Exercise =>
Find the word "stats" in the records and copy every line where it occurs.

━━ Supplied data ━━

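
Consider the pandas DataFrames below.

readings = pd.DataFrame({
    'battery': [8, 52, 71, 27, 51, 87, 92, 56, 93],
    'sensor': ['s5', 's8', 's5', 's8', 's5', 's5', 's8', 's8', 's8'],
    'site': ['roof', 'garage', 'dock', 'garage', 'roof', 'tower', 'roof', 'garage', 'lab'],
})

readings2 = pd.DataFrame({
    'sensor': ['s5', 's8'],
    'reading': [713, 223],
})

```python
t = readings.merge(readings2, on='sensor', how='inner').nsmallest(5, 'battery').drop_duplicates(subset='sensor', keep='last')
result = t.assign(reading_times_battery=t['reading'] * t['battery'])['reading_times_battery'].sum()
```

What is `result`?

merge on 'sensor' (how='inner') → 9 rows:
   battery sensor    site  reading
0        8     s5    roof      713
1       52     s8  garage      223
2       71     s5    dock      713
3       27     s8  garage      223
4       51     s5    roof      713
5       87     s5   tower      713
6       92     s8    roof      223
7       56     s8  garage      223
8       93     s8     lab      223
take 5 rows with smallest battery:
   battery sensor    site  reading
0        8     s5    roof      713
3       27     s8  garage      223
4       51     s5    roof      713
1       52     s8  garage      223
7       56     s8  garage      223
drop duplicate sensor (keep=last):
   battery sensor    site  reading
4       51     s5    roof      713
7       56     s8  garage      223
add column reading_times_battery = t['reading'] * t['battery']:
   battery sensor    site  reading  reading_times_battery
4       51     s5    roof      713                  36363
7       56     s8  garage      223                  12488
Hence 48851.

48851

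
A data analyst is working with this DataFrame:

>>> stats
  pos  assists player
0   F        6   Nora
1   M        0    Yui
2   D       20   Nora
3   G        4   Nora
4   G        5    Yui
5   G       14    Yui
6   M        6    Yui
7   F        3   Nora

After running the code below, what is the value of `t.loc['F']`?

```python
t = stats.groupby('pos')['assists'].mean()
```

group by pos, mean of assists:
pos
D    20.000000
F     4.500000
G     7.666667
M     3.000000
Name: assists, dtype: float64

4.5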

━━━
━━ Supplied data ━━

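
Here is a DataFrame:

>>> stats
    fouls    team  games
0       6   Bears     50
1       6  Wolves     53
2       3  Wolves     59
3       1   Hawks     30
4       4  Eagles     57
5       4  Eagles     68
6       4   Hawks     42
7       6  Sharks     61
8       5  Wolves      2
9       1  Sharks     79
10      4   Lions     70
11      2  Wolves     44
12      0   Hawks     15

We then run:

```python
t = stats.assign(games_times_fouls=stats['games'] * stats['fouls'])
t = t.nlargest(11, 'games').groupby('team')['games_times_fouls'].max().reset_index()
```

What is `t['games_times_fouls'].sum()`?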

━━━
━━ Supplied data ━━

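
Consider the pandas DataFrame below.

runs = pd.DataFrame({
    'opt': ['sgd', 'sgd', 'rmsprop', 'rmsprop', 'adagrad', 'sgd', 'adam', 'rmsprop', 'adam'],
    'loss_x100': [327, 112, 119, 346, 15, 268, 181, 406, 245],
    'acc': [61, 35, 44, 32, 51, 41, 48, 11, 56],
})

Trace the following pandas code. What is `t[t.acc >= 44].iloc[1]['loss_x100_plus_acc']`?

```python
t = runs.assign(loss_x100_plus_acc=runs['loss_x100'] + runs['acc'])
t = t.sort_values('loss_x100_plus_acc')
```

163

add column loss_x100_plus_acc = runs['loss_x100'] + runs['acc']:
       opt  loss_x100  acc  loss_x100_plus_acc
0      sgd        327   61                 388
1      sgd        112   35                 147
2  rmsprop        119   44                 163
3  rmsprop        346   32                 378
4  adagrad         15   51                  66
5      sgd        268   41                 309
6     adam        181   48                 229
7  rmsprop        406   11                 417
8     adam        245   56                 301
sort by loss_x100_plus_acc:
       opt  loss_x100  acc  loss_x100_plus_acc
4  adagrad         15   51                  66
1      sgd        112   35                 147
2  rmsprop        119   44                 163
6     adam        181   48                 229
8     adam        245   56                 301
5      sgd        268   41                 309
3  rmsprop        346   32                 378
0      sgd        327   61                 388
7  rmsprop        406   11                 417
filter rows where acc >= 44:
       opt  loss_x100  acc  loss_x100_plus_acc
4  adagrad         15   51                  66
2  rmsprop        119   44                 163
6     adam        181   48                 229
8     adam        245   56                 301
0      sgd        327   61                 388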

━━━

Written answer =>
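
>>> stats
t = stats.groupby('pos')['assists'].mean()
>>> stats
t = stats.assign(games_times_fouls=stats['games'] * stats['fouls'])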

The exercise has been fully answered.